Here is the listing. Report each line in it that contains the string "tracks".
[[ Data supplied open ]]
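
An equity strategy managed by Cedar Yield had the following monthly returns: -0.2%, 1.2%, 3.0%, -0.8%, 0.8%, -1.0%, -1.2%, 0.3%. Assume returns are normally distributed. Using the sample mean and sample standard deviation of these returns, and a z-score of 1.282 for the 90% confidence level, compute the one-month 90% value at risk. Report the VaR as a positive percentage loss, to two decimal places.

r̄ = (-0.2 + 1.2 + 3 − 0.8 + 0.8 − 1 − 1.2 + 0.3) / 8 = 2.10 / 8 = 0.2625%
Σ(r − r̄)² = (-0.2 − 0.2625)² + (1.2 − 0.2625)² + (3 − 0.2625)² + … = 13.7388
sample σ = √(13.7388 / 7) = √1.9627 = 1.4010%
VaR = −(r̄ − z·σ) = −(0.2625 − 1.282 × 1.4010) = −(-1.5336) = 1.5336%

1.53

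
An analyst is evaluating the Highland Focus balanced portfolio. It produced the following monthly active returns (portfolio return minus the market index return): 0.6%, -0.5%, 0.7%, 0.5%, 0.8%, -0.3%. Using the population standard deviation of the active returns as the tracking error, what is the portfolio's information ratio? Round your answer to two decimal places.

μ = (0.6 − 0.5 + 0.7 + 0.5 + 0.8 − 0.3) / 6 = 0.3000%
Population std dev = √[1.5400 / 6] = 0.5066%
IR = μ / tracking error = 0.3000 / 0.5066 = 0.5922

0.59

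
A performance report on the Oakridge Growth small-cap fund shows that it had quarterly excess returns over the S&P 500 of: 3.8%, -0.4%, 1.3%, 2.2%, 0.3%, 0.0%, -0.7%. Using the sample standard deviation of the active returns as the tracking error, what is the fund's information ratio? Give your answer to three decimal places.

0.575

Mean return r̄ = 6.50 / 7 = 0.9286%
Sample σ = √[Σ(r − r̄)² / 6] = √[15.6743 / 6] = √2.6124 = 1.6163%
IR = r̄ / tracking error = 0.9286 / 1.6163 = 0.5745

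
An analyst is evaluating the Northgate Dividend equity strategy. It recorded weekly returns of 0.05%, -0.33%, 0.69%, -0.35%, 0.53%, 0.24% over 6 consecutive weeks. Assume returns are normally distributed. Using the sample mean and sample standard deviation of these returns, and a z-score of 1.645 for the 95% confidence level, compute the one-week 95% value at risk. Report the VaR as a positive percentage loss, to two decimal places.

Mean return r̄ = 0.830 / 6 = 0.1383%
Σ(r − r̄)² = 0.9337; sample σ = √(0.9337/5) = 0.4321%
VaR = −(r̄ − z·σ) = −(0.1383 − 1.645 × 0.4321) = −(-0.5725) = 0.5725%

0.57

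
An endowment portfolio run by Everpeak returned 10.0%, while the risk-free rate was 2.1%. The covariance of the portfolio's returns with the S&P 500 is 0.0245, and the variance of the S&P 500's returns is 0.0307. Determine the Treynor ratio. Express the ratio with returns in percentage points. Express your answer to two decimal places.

β = Cov / Var = 0.0245 / 0.0307 = 0.7980
Treynor = (Rp − Rf) / β = (10.0% − 2.1%) / 0.7980 = 7.90 / 0.7980 = 9.8997

9.90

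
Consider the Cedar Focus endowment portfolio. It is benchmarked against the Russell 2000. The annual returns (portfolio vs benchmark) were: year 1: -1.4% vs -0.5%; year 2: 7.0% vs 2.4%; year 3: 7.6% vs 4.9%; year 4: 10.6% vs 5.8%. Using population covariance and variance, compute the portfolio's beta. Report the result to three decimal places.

1.721

r̄p = 5.9500%,  r̄m = 3.1500%
Cov = Σ(rp − r̄p)(rm − r̄m) / 4 = 10.3125
Var(rm) = Σ(rm − r̄m)² / 4 = 5.9925
β = Cov / Var = 10.3125 / 5.9925 = 1.7209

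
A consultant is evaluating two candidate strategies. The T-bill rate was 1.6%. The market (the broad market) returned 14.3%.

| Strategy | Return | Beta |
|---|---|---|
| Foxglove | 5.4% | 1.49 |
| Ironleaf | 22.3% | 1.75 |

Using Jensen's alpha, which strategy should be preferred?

Ironleaf

Foxglove: α = 5.4% − [1.6% + 1.49 × (14.3% − 1.6%)] = -15.123
Ironleaf: α = 22.3% − [1.6% + 1.75 × (14.3% − 1.6%)] = -1.525
Highest: Ironleaf (-1.525).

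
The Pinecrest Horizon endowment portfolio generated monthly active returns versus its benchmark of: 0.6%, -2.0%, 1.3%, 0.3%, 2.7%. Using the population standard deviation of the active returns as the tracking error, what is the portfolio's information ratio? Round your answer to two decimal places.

0.38

μ = (0.6 − 2 + 1.3 + 0.3 + 2.7) / 5 = 0.5800%
Σ(r − μ)² = (0.6 − 0.5800)² + (-2 − 0.5800)² + (1.3 − 0.5800)² + … = 11.7480
σ = √[11.7480 / 5] = 1.5328%
IR = μ / tracking error = 0.5800 / 1.5328 = 0.3784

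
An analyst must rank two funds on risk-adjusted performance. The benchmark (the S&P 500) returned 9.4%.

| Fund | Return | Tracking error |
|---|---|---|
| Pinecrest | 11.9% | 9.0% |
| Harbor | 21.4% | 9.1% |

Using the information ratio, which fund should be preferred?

Harbor

Pinecrest: IR = (11.9% − 9.4%) / 9.0% = 0.278
Harbor: IR = (21.4% − 9.4%) / 9.1% = 1.319
Highest: Harbor (1.319).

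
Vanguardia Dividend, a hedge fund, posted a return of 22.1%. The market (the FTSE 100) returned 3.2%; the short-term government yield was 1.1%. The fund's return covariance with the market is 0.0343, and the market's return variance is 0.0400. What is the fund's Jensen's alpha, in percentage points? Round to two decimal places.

β = Cov / Var = 0.0343 / 0.0400 = 0.8575
E[R] = Rf + β(Rm − Rf) = 1.1% + 0.8575 × (3.2% − 1.1%) = 2.9008%
α = Rp − E[R] = 22.1% − 2.9008% = 19.1992

19.20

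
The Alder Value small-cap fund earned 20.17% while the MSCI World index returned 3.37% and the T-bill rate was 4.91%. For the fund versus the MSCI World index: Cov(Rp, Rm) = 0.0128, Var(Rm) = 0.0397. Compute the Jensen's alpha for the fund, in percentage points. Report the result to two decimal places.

β = Cov / Var = 0.0128 / 0.0397 = 0.3224
E[R] = Rf + β(Rm − Rf) = 4.91% + 0.3224 × (3.37% − 4.91%) = 4.4135%
α = Rp − E[R] = 20.17% − 4.4135% = 15.7565

15.76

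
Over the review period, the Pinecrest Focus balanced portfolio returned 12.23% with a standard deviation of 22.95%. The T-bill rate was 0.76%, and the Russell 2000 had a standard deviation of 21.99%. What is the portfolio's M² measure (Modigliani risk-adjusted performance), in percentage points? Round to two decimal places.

Sharpe = (Rp − Rf) / σp = (12.23% − 0.76%) / 22.95% = 0.4998
M² = Rf + Sharpe × σm = 0.76% + 0.4998 × 21.99% = 11.7506%

11.75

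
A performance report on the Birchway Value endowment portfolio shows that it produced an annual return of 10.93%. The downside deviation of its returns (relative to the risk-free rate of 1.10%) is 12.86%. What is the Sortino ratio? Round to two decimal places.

0.76

Sortino = (Rp − Rf) / σd = (10.93% − 1.10%) / 12.86% = 9.83% / 12.86% = 0.7644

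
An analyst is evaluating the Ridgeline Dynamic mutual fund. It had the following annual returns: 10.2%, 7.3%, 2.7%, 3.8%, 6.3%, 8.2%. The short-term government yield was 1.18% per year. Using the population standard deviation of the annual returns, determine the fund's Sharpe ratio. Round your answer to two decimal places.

μ = (10.2 + 7.3 + 2.7 + 3.8 + 6.3 + 8.2) / 6 = 38.50 / 6 = 6.4167%
Population σ = √[Σ(r − μ)² / 6] = √[38.9483 / 6] = √6.4914 = 2.5478%
Sharpe = (μ − rf) / σ = (6.4167 − 1.18) / 2.5478 = 5.2367 / 2.5478 = 2.0554

2.06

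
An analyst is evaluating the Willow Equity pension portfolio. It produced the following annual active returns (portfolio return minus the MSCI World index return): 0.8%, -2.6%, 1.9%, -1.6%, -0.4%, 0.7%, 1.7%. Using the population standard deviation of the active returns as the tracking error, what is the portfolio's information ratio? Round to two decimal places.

Mean return μ = 0.50 / 7 = 0.0714%
Σ(r − μ)² = (0.8 − 0.0714)² + (-2.6 − 0.0714)² + … = 17.0743
σ = √[17.0743 / 7] = 1.5618%
IR = μ / tracking error = 0.0714 / 1.5618 = 0.0457

0.05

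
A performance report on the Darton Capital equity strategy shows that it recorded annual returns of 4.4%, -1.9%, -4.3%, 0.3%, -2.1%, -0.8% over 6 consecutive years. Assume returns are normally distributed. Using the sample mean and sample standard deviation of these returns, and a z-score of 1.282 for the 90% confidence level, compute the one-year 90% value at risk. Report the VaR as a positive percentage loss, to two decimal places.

4.51

r̄ = (4.4 − 1.9 − 4.3 + 0.3 − 2.1 − 0.8) / 6 = -0.7333%
Sample σ = √[Σ(r − r̄)² / 5] = √[43.3733 / 5] = √8.6747 = 2.9453%
VaR = −(r̄ − z·σ) = −(-0.7333 − 1.282 × 2.9453) = −(-4.5092) = 4.5092%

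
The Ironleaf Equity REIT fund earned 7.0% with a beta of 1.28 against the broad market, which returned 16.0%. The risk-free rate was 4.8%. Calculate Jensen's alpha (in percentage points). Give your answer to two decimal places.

-12.14

CAPM expected return = Rf + β(Rm − Rf) = 4.8% + 1.28 × (16.0% − 4.8%) = 4.8 + 1.28 × 11.20 = 19.1360%
Jensen's α = Rp − E[R] = 7.0% − 19.1360% = -12.1360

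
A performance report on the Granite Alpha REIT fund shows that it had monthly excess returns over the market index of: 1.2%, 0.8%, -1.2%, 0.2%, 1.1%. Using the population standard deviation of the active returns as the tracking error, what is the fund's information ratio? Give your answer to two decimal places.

r̄ = (1.2 + 0.8 − 1.2 + 0.2 + 1.1) / 5 = 0.4200%
Population std dev = √[3.8880 / 5] = 0.8818%
IR = r̄ / tracking error = 0.4200 / 0.8818 = 0.4763

0.48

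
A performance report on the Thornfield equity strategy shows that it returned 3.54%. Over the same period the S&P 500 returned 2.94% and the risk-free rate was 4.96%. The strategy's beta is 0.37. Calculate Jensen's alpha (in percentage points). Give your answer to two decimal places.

CAPM expected return = Rf + β(Rm − Rf) = 4.96% + 0.37 × (2.94% − 4.96%) = 4.96 + 0.37 × -2.02 = 4.2126%
Jensen's α = Rp − E[R] = 3.54% − 4.2126% = -0.6726

-0.67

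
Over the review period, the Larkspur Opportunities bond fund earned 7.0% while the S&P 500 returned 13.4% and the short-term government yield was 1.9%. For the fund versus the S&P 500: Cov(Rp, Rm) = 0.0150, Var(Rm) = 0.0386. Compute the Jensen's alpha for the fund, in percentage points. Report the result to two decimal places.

β = Cov / Var = 0.0150 / 0.0386 = 0.3886
E[R] = Rf + β(Rm − Rf) = 1.9% + 0.3886 × (13.4% − 1.9%) = 6.3689%
α = Rp − E[R] = 7.0% − 6.3689% = 0.6311

0.63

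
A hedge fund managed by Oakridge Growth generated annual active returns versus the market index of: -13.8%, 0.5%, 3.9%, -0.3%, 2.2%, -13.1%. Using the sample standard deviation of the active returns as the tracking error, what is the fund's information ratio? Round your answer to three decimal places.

-0.435

Mean return r̄ = -20.60 / 6 = -3.4333%
Sample std dev = √[311.7133 / 5] = 7.8957%
IR = r̄ / tracking error = -3.4333 / 7.8957 = -0.4348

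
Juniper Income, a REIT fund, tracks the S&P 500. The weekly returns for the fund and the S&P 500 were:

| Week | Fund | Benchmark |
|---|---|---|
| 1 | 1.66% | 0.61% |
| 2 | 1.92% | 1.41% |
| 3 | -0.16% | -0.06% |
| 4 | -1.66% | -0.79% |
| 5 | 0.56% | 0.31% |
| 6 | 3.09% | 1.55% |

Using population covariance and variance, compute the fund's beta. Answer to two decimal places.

1.84

r̄p = 0.9017%,  r̄m = 0.5050%
Cov = Σ(rp − r̄p)(rm − r̄m) / 6 = 1.2120
Var(rm) = Σ(rm − r̄m)² / 6 = 0.6594
β = Cov / Var = 1.2120 / 0.6594 = 1.8380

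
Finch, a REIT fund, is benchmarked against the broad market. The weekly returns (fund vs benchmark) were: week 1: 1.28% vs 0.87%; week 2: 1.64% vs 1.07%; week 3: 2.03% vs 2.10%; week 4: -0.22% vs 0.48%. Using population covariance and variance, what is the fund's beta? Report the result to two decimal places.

r̄p = 1.1825%,  r̄m = 1.1300%
Cov = Σ(rp − r̄p)(rm − r̄m) / 4 = 0.4202
Var(rm) = Σ(rm − r̄m)² / 4 = 0.3587
β = Cov / Var = 0.4202 / 0.3587 = 1.1715

1.17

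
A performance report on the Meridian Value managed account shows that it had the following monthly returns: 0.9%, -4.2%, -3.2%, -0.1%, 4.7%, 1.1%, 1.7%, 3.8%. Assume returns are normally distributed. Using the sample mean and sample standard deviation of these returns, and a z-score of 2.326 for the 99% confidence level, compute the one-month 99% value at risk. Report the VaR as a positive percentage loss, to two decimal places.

r̄ = (0.9 − 4.2 − 3.2 − 0.1 + 4.7 + 1.1 + 1.7 + 3.8) / 8 = 0.5875%
Σ(r − r̄)² = (0.9 − 0.5875)² + (-4.2 − 0.5875)² + … = 66.5688
σ = √[66.5688 / 7] = 3.0838%
VaR = −(r̄ − z·σ) = −(0.5875 − 2.326 × 3.0838) = −(-6.5854) = 6.5854%

6.59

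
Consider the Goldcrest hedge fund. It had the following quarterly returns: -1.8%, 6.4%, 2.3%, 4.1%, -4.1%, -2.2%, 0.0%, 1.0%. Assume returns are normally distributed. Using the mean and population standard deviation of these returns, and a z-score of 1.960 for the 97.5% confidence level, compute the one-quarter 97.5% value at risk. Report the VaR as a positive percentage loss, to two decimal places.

5.67

Mean return r̄ = 5.70 / 8 = 0.7125%
Σ(r − r̄)² = (-1.8 − 0.7125)² + (6.4 − 0.7125)² + … = 84.8888
σ = √[84.8888 / 8] = 3.2575%
VaR = −(r̄ − z·σ) = −(0.7125 − 1.960 × 3.2575) = −(-5.6722) = 5.6722%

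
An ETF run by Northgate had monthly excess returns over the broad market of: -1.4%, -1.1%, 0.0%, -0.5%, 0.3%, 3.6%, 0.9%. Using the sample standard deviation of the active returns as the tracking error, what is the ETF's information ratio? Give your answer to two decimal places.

r̄ = (-1.4 − 1.1 + 0 − 0.5 + 0.3 + 3.6 + 0.9) / 7 = 1.80 / 7 = 0.2571%
Sample σ = √[Σ(r − r̄)² / 6] = √[16.8171 / 6] = √2.8029 = 1.6742%
IR = r̄ / tracking error = 0.2571 / 1.6742 = 0.1536

0.15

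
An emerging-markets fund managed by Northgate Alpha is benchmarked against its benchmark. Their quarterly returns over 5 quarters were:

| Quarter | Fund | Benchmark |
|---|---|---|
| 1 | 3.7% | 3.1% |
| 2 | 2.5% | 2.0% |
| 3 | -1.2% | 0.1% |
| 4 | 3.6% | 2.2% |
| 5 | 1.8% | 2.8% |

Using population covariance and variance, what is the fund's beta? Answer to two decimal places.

r̄p = 2.0800%,  r̄m = 2.0400%
Cov = Σ(rp − r̄p)(rm − r̄m) / 5 = 1.6188
Var(rm) = Σ(rm − r̄m)² / 5 = 1.0984
β = Cov / Var = 1.6188 / 1.0984 = 1.4738

1.47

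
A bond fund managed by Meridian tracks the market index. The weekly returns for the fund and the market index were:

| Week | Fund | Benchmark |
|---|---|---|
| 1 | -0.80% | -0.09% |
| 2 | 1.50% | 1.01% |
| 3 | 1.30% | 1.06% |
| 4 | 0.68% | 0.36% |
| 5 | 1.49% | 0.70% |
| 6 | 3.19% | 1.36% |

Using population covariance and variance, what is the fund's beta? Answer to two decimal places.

2.29

r̄p = 1.2267%,  r̄m = 0.7333%
Cov = Σ(rp − r̄p)(rm − r̄m) / 6 = 0.5323
Var(rm) = Σ(rm − r̄m)² / 6 = 0.2324
β = Cov / Var = 0.5323 / 0.2324 = 2.2904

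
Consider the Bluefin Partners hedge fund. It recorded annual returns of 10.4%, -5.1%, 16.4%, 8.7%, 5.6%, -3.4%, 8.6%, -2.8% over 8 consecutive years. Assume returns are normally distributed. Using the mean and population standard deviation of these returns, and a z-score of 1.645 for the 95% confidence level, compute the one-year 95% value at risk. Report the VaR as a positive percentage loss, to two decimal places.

7.11

μ = (10.4 − 5.1 + 16.4 + 8.7 + 5.6 − 3.4 + 8.6 − 2.8) / 8 = 38.40 / 8 = 4.8000%
Population std dev = √[419.2200 / 8] = 7.2390%
VaR = −(μ − z·σ) = −(4.8000 − 1.645 × 7.2390) = −(-7.1082) = 7.1082%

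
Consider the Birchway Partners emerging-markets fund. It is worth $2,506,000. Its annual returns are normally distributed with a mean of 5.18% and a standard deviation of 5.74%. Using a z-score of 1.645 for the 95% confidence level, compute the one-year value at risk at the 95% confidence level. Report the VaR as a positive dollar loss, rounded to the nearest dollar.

$106,813

Return at the 95% tail: μ − z·σ = 5.18% − 1.645 × 5.74% = 5.18 − 9.4423 = -4.2623%
VaR = −(-4.2623%) × $2,506,000 = 4.2623% × $2,506,000 = $106,813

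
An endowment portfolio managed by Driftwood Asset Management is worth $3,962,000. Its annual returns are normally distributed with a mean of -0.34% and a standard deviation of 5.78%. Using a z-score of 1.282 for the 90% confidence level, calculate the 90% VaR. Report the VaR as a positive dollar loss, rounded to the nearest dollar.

$307,053

Return at the 90% tail: μ − z·σ = -0.34% − 1.282 × 5.78% = -0.34 − 7.40996 = -7.74996%
VaR = −(-7.74996%) × $3,962,000 = 7.74996% × $3,962,000 = $307,053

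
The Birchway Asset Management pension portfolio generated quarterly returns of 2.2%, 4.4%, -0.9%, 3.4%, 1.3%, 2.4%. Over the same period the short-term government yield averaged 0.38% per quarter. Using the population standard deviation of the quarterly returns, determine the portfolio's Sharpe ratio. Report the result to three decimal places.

Mean return r̄ = 12.80 / 6 = 2.1333%
Σ(r − r̄)² = (2.2 − 2.1333)² + (4.4 − 2.1333)² + … = 16.7133
σ = √[16.7133 / 6] = 1.6690%
Sharpe = (r̄ − rf) / σ = (2.1333 − 0.38) / 1.6690 = 1.7533 / 1.6690 = 1.0505

1.051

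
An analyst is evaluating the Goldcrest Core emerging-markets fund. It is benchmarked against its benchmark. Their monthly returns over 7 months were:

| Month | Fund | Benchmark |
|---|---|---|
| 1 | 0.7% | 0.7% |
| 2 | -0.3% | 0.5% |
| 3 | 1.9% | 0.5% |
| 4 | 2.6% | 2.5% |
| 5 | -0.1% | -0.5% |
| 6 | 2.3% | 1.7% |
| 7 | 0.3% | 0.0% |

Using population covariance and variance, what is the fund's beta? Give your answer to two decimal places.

r̄p = 1.0571%,  r̄m = 0.7714%
Cov = Σ(rp − r̄p)(rm − r̄m) / 7 = 0.8631
Var(rm) = Σ(rm − r̄m)² / 7 = 0.8878
β = Cov / Var = 0.8631 / 0.8878 = 0.9722

0.97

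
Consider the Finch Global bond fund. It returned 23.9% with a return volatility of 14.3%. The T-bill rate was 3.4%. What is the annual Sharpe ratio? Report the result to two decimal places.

1.43

Sharpe = (Rp − Rf) / σp = (23.9% − 3.4%) / 14.3% = 20.50% / 14.3% = 1.4336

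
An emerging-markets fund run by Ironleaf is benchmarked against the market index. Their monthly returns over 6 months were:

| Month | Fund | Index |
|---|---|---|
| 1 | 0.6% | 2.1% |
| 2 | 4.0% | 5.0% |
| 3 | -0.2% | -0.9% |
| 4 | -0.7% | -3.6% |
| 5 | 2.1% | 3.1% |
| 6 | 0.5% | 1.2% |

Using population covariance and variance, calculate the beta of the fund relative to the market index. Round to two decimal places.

0.51

r̄p = 1.0500%,  r̄m = 1.1500%
Cov = Σ(rp − r̄p)(rm − r̄m) / 6 = 3.9708
Var(rm) = Σ(rm − r̄m)² / 6 = 7.7158
β = Cov / Var = 3.9708 / 7.7158 = 0.5146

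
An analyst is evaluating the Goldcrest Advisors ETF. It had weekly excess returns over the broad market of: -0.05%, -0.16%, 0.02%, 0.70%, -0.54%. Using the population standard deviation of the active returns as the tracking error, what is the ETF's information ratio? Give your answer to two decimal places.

Mean return r̄ = -0.030 / 5 = -0.0060%
Population σ = √[Σ(r − r̄)² / 5] = √[0.8099 / 5] = √0.1620 = 0.4025%
IR = r̄ / tracking error = -0.0060 / 0.4025 = -0.0149

-0.01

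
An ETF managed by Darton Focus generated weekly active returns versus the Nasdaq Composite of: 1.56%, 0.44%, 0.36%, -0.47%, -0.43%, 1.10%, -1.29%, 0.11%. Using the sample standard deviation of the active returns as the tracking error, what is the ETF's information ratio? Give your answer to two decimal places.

0.19

Mean return r̄ = 1.380 / 8 = 0.1725%
Σ(r − r̄)² = (1.56 − 0.1725)² + (0.44 − 0.1725)² + (0.36 − 0.1725)² + … = 5.8108
sample σ = √(5.8108 / 7) = √0.8301 = 0.9111%
IR = r̄ / tracking error = 0.1725 / 0.9111 = 0.1893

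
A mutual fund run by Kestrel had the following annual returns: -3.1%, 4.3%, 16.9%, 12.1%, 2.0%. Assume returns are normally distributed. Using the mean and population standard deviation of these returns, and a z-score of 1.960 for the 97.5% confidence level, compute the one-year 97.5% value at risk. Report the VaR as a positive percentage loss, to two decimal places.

r̄ = (-3.1 + 4.3 + 16.9 + 12.1 + 2) / 5 = 32.20 / 5 = 6.4400%
Σ(r − r̄)² = (-3.1 − 6.4400)² + (4.3 − 6.4400)² + (16.9 − 6.4400)² + … = 256.7520
population σ = √(256.7520 / 5) = √51.3504 = 7.1659%
VaR = −(r̄ − z·σ) = −(6.4400 − 1.960 × 7.1659) = −(-7.6052) = 7.6052%

7.61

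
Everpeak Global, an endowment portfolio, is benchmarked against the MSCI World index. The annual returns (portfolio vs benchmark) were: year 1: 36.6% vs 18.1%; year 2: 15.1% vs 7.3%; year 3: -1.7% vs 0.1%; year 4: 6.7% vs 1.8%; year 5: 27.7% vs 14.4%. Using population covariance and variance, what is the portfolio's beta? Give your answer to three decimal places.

1.968

r̄p = 16.8800%,  r̄m = 8.3400%
Cov = Σ(rp − r̄p)(rm − r̄m) / 5 = 95.9128
Var(rm) = Σ(rm − r̄m)² / 5 = 48.7464
β = Cov / Var = 95.9128 / 48.7464 = 1.9676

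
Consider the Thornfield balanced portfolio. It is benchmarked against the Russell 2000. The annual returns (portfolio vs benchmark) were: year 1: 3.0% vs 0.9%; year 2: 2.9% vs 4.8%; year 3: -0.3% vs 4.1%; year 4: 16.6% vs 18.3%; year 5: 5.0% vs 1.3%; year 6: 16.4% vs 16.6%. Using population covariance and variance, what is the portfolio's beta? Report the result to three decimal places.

r̄p = 7.2667%,  r̄m = 7.6667%
Cov = Σ(rp − r̄p)(rm − r̄m) / 6 = 43.9406
Var(rm) = Σ(rm − r̄m)² / 6 = 50.0222
β = Cov / Var = 43.9406 / 50.0222 = 0.8784

0.878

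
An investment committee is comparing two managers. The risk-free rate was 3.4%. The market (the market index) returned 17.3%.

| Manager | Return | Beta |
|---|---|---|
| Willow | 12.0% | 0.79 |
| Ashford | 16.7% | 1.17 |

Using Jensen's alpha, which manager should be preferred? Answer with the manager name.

Willow

Willow: α = 12.0% − [3.4% + 0.79 × (17.3% − 3.4%)] = -2.381
Ashford: α = 16.7% − [3.4% + 1.17 × (17.3% − 3.4%)] = -2.963
Highest: Willow (-2.381).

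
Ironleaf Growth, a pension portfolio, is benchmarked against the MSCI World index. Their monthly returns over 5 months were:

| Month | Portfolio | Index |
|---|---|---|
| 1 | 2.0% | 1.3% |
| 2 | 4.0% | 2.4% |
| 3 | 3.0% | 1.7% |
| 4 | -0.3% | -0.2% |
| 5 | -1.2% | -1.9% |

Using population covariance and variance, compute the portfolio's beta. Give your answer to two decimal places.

r̄p = 1.5000%,  r̄m = 0.6600%
Cov = Σ(rp − r̄p)(rm − r̄m) / 5 = 2.9380
Var(rm) = Σ(rm − r̄m)² / 5 = 2.3624
β = Cov / Var = 2.9380 / 2.3624 = 1.2437

1.24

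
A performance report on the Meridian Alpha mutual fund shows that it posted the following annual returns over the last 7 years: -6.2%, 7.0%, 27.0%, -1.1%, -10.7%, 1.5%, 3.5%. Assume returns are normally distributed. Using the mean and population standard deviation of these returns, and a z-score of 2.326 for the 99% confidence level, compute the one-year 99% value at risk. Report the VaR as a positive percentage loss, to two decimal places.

r̄ = (-6.2 + 7 + 27 − 1.1 − 10.7 + 1.5 + 3.5) / 7 = 21.00 / 7 = 3.0000%
Σ(r − r̄)² = (-6.2 − 3.0000)² + (7 − 3.0000)² + (27 − 3.0000)² + … = 883.6400
σ = √[883.6400 / 7] = 11.2354%
VaR = −(r̄ − z·σ) = −(3.0000 − 2.326 × 11.2354) = −(-23.1335) = 23.1335%

23.13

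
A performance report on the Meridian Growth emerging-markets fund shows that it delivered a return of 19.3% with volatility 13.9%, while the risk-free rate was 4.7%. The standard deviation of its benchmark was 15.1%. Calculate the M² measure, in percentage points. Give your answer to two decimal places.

Sharpe = (Rp − Rf) / σp = (19.3% − 4.7%) / 13.9% = 1.0504
M² = Rf + Sharpe × σm = 4.7% + 1.0504 × 15.1% = 20.5610%

20.56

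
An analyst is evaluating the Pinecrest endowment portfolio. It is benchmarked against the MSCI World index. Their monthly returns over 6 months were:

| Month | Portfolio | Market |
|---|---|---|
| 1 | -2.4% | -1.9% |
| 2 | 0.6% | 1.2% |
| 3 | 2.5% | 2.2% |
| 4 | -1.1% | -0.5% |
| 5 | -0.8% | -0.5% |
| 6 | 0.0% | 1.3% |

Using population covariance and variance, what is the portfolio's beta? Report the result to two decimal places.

r̄p = -0.2000%,  r̄m = 0.3000%
Cov = Σ(rp − r̄p)(rm − r̄m) / 6 = 2.0150
Var(rm) = Σ(rm − r̄m)² / 6 = 1.9233
β = Cov / Var = 2.0150 / 1.9233 = 1.0477

1.05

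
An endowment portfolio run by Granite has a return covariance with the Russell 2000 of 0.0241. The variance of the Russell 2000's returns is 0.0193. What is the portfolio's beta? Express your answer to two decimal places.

1.25

β = Cov(Rp, Rm) / Var(Rm) = 0.0241 / 0.0193 = 1.2487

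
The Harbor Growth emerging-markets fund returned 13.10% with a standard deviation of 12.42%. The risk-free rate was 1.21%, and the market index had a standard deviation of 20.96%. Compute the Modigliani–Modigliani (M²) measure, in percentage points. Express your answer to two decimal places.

21.28

Sharpe = (Rp − Rf) / σp = (13.10% − 1.21%) / 12.42% = 0.9573
M² = Rf + Sharpe × σm = 1.21% + 0.9573 × 20.96% = 21.2750%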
[[ Data supplied closed ]]
Answer space
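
Juniper Income, a REIT fund, tracks the S&P 500. The weekly returns for the fund and the S&P 500 were:
A bond fund managed by Meridian tracks the market index. The weekly returns for the fund and the market index were: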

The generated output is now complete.